*** Source material ***

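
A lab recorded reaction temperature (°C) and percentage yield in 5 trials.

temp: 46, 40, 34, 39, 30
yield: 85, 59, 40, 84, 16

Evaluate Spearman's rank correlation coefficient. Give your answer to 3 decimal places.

Rank temp: 5, 4, 2, 3, 1
Rank yield: 5, 3, 2, 4, 1
d = rank(temp) − rank(yield): 0, 1, 0, -1, 0; Σd² = 2
ρ = 1 − 6Σd² / [n(n²−1)] = 1 − 6×2 / (5×24) = 1 − 12/120 ≈ 0.900

0.900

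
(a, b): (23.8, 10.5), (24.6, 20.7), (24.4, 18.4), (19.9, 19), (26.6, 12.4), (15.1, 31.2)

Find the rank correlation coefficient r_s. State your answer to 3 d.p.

-0.429

Rank a: 3, 5, 4, 2, 6, 1
Rank b: 1, 5, 3, 4, 2, 6
d = rank(a) − rank(b): 2, 0, 1, -2, 4, -5; Σd² = 50
ρ = 1 − 6Σd² / [n(n²−1)] = 1 − 6×50 / (6×35) = 1 − 300/210 ≈ -0.429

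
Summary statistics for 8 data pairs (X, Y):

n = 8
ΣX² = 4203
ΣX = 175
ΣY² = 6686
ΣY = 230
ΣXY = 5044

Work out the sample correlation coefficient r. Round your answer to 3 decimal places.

0.077

r = (nΣXY − ΣXΣY) / √[(nΣX² − (ΣX)²)(nΣY² − (ΣY)²)]
Numerator: 8×5044 − 175×230 = 102
Denominator: √[(33624 − 30625)(53488 − 52900)] = √[2999 × 588] = 1327.9352
r = 102 / 1327.9352 ≈ 0.077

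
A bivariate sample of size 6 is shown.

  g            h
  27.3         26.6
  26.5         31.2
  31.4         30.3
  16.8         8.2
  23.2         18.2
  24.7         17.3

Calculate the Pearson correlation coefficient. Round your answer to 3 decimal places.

0.910

n = 6, Σg = 149.9, Σh = 131.8, Σg² = 3864.07, Σh² = 3296.86, Σgh = 3491.71
nΣgh − ΣgΣh = 20950.26 − 19756.82 = 1193.44
nΣg² − (Σg)² = 23184.42 − 22470.01 = 714.41; nΣh² − (Σh)² = 19781.16 − 17371.24 = 2409.92
r = 1193.44 / √(714.41 × 2409.92) = 1193.44 / 1312.1246 ≈ 0.910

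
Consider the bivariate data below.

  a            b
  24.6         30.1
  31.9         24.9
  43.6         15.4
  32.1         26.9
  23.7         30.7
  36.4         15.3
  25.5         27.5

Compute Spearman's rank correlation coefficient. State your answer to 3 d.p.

-0.929

Rank a: 2, 4, 7, 5, 1, 6, 3
Rank b: 6, 3, 2, 4, 7, 1, 5
d = rank(a) − rank(b): -4, 1, 5, 1, -6, 5, -2; Σd² = 108
ρ = 1 − 6Σd² / [n(n²−1)] = 1 − 6×108 / (7×48) = 1 − 648/336 ≈ -0.929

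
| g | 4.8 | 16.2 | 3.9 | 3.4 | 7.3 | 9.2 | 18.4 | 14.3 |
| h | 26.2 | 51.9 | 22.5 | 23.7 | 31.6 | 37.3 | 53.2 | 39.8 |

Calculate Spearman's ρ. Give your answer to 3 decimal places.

Rank g: 3, 7, 2, 1, 4, 5, 8, 6
Rank h: 3, 7, 1, 2, 4, 5, 8, 6
d = rank(g) − rank(h): 0, 0, 1, -1, 0, 0, 0, 0; Σd² = 2
ρ = 1 − 6Σd² / [n(n²−1)] = 1 − 6×2 / (8×63) = 1 − 12/504 ≈ 0.976

0.976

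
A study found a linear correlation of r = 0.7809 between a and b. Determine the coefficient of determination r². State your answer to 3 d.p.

0.610

r² = (0.7809)² = 0.610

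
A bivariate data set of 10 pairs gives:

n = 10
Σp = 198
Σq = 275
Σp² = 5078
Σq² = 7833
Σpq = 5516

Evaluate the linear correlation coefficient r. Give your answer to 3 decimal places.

0.127

r = (nΣpq − ΣpΣq) / √[(nΣp² − (Σp)²)(nΣq² − (Σq)²)]
Numerator: 10×5516 − 198×275 = 710
Denominator: √[(50780 − 39204)(78330 − 75625)] = √[11576 × 2705] = 5595.8091
r = 710 / 5595.8091 ≈ 0.127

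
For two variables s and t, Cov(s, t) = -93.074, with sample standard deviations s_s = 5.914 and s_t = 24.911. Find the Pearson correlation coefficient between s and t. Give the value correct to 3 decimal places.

r = Cov(s,t) / (s_s · s_t) = -93.074 / (5.914 × 24.911)
  = -93.074 / 147.3237 ≈ -0.632

-0.632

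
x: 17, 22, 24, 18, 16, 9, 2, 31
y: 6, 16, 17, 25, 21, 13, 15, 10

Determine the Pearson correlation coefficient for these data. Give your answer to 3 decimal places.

-0.086

n = 8, Σx = 139, Σy = 123, Σx² = 2975, Σy² = 2141, Σxy = 2105
nΣxy − ΣxΣy = 16840 − 17097 = -257
nΣx² − (Σx)² = 23800 − 19321 = 4479; nΣy² − (Σy)² = 17128 − 15129 = 1999
r = -257 / √(4479 × 1999) = -257 / 2992.2435 ≈ -0.086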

*** End of Source material ***

Work task | Could you return exactly the stretch of the data above that starts at the line with "Summary statistics for" and ends at the line with "18.4 | 14.3 |", both lines included?

Result of the exercise |
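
Summary statistics for 8 data pairs (X, Y):

n = 8
ΣX² = 4203
ΣX = 175
ΣY² = 6686
ΣY = 230
ΣXY = 5044

Work out the sample correlation coefficient r. Round your answer to 3 decimal places.

0.077

r = (nΣXY − ΣXΣY) / √[(nΣX² − (ΣX)²)(nΣY² − (ΣY)²)]
Numerator: 8×5044 − 175×230 = 102
Denominator: √[(33624 − 30625)(53488 − 52900)] = √[2999 × 588] = 1327.9352
r = 102 / 1327.9352 ≈ 0.077

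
A bivariate sample of size 6 is shown.

  g            h
  27.3         26.6
  26.5         31.2
  31.4         30.3
  16.8         8.2
  23.2         18.2
  24.7         17.3

Calculate the Pearson correlation coefficient. Round your answer to 3 decimal places.

0.910

n = 6, Σg = 149.9, Σh = 131.8, Σg² = 3864.07, Σh² = 3296.86, Σgh = 3491.71
nΣgh − ΣgΣh = 20950.26 − 19756.82 = 1193.44
nΣg² − (Σg)² = 23184.42 − 22470.01 = 714.41; nΣh² − (Σh)² = 19781.16 − 17371.24 = 2409.92
r = 1193.44 / √(714.41 × 2409.92) = 1193.44 / 1312.1246 ≈ 0.910

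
Consider the bivariate data below.

  a            b
  24.6         30.1
  31.9         24.9
  43.6         15.4
  32.1         26.9
  23.7         30.7
  36.4         15.3
  25.5         27.5

Compute Spearman's rank correlation coefficient. State your answer to 3 d.p.

-0.929

Rank a: 2, 4, 7, 5, 1, 6, 3
Rank b: 6, 3, 2, 4, 7, 1, 5
d = rank(a) − rank(b): -4, 1, 5, 1, -6, 5, -2; Σd² = 108
ρ = 1 − 6Σd² / [n(n²−1)] = 1 − 6×108 / (7×48) = 1 − 648/336 ≈ -0.929

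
| g | 4.8 | 16.2 | 3.9 | 3.4 | 7.3 | 9.2 | 18.4 | 14.3 |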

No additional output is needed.